Source records
────────────────────

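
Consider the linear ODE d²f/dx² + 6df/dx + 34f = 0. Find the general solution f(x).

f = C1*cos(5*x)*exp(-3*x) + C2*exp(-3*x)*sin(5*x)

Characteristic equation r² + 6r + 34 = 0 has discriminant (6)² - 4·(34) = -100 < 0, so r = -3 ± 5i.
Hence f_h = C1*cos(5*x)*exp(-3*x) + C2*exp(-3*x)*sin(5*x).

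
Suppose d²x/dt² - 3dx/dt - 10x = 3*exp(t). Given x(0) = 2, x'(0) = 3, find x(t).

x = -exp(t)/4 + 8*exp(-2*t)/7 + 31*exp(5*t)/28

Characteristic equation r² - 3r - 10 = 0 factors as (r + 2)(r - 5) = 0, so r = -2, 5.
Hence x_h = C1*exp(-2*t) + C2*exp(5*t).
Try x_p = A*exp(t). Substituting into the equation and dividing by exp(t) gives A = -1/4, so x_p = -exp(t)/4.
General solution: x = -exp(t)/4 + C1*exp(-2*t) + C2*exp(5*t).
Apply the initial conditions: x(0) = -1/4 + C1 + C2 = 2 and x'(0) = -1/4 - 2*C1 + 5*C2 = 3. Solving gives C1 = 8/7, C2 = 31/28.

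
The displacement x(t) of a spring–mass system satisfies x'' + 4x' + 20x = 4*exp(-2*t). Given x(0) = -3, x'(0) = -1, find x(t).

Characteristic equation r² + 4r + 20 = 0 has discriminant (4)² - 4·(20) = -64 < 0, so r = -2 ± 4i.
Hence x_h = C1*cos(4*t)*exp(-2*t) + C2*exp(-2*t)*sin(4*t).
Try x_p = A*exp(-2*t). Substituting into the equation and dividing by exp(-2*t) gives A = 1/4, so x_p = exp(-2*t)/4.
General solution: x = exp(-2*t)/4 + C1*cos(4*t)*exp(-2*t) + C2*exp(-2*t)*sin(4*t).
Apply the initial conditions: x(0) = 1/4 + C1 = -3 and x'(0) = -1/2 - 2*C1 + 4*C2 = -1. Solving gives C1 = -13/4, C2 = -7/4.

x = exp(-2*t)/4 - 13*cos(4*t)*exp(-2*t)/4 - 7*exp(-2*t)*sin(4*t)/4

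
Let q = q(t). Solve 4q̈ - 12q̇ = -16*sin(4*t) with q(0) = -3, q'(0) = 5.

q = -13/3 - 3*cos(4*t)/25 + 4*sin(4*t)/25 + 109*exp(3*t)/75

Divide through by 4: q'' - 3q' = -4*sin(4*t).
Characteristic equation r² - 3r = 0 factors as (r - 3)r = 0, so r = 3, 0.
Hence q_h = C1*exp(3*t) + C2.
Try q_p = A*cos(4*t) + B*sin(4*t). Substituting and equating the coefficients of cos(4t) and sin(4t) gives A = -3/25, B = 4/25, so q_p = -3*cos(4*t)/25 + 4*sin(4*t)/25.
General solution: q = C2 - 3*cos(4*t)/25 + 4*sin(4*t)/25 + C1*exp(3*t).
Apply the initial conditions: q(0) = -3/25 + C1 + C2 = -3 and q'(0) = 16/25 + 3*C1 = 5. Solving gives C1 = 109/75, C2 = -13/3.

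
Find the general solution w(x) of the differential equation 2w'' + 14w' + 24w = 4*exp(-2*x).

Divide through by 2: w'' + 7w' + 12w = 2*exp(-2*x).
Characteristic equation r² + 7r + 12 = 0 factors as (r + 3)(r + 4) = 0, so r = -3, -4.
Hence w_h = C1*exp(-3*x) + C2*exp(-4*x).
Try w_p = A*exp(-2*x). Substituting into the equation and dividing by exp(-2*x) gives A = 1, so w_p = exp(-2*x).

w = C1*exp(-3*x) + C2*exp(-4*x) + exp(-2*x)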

────────────────────

WORK ORDER:
Nothing above should be left out; write out every record exactly.

ANSWER SPACE:
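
Consider the linear ODE d²f/dx² + 6df/dx + 34f = 0. Find the general solution f(x).

f = C1*cos(5*x)*exp(-3*x) + C2*exp(-3*x)*sin(5*x)

Characteristic equation r² + 6r + 34 = 0 has discriminant (6)² - 4·(34) = -100 < 0, so r = -3 ± 5i.
Hence f_h = C1*cos(5*x)*exp(-3*x) + C2*exp(-3*x)*sin(5*x).

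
Suppose d²x/dt² - 3dx/dt - 10x = 3*exp(t). Given x(0) = 2, x'(0) = 3, find x(t).

x = -exp(t)/4 + 8*exp(-2*t)/7 + 31*exp(5*t)/28

Characteristic equation r² - 3r - 10 = 0 factors as (r + 2)(r - 5) = 0, so r = -2, 5.
Hence x_h = C1*exp(-2*t) + C2*exp(5*t).
Try x_p = A*exp(t). Substituting into the equation and dividing by exp(t) gives A = -1/4, so x_p = -exp(t)/4.
General solution: x = -exp(t)/4 + C1*exp(-2*t) + C2*exp(5*t).
Apply the initial conditions: x(0) = -1/4 + C1 + C2 = 2 and x'(0) = -1/4 - 2*C1 + 5*C2 = 3. Solving gives C1 = 8/7, C2 = 31/28.

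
The displacement x(t) of a spring–mass system satisfies x'' + 4x' + 20x = 4*exp(-2*t). Given x(0) = -3, x'(0) = -1, find x(t).

Characteristic equation r² + 4r + 20 = 0 has discriminant (4)² - 4·(20) = -64 < 0, so r = -2 ± 4i.
Hence x_h = C1*cos(4*t)*exp(-2*t) + C2*exp(-2*t)*sin(4*t).
Try x_p = A*exp(-2*t). Substituting into the equation and dividing by exp(-2*t) gives A = 1/4, so x_p = exp(-2*t)/4.
General solution: x = exp(-2*t)/4 + C1*cos(4*t)*exp(-2*t) + C2*exp(-2*t)*sin(4*t).
Apply the initial conditions: x(0) = 1/4 + C1 = -3 and x'(0) = -1/2 - 2*C1 + 4*C2 = -1. Solving gives C1 = -13/4, C2 = -7/4.

x = exp(-2*t)/4 - 13*cos(4*t)*exp(-2*t)/4 - 7*exp(-2*t)*sin(4*t)/4

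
Let q = q(t). Solve 4q̈ - 12q̇ = -16*sin(4*t) with q(0) = -3, q'(0) = 5.

q = -13/3 - 3*cos(4*t)/25 + 4*sin(4*t)/25 + 109*exp(3*t)/75

Divide through by 4: q'' - 3q' = -4*sin(4*t).
Characteristic equation r² - 3r = 0 factors as (r - 3)r = 0, so r = 3, 0.
Hence q_h = C1*exp(3*t) + C2.
Try q_p = A*cos(4*t) + B*sin(4*t). Substituting and equating the coefficients of cos(4t) and sin(4t) gives A = -3/25, B = 4/25, so q_p = -3*cos(4*t)/25 + 4*sin(4*t)/25.
General solution: q = C2 - 3*cos(4*t)/25 + 4*sin(4*t)/25 + C1*exp(3*t).
Apply the initial conditions: q(0) = -3/25 + C1 + C2 = -3 and q'(0) = 16/25 + 3*C1 = 5. Solving gives C1 = 109/75, C2 = -13/3.

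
Find the general solution w(x) of the differential equation 2w'' + 14w' + 24w = 4*exp(-2*x).

Divide through by 2: w'' + 7w' + 12w = 2*exp(-2*x).
Characteristic equation r² + 7r + 12 = 0 factors as (r + 3)(r + 4) = 0, so r = -3, -4.
Hence w_h = C1*exp(-3*x) + C2*exp(-4*x).
Try w_p = A*exp(-2*x). Substituting into the equation and dividing by exp(-2*x) gives A = 1, so w_p = exp(-2*x).

w = C1*exp(-3*x) + C2*exp(-4*x) + exp(-2*x)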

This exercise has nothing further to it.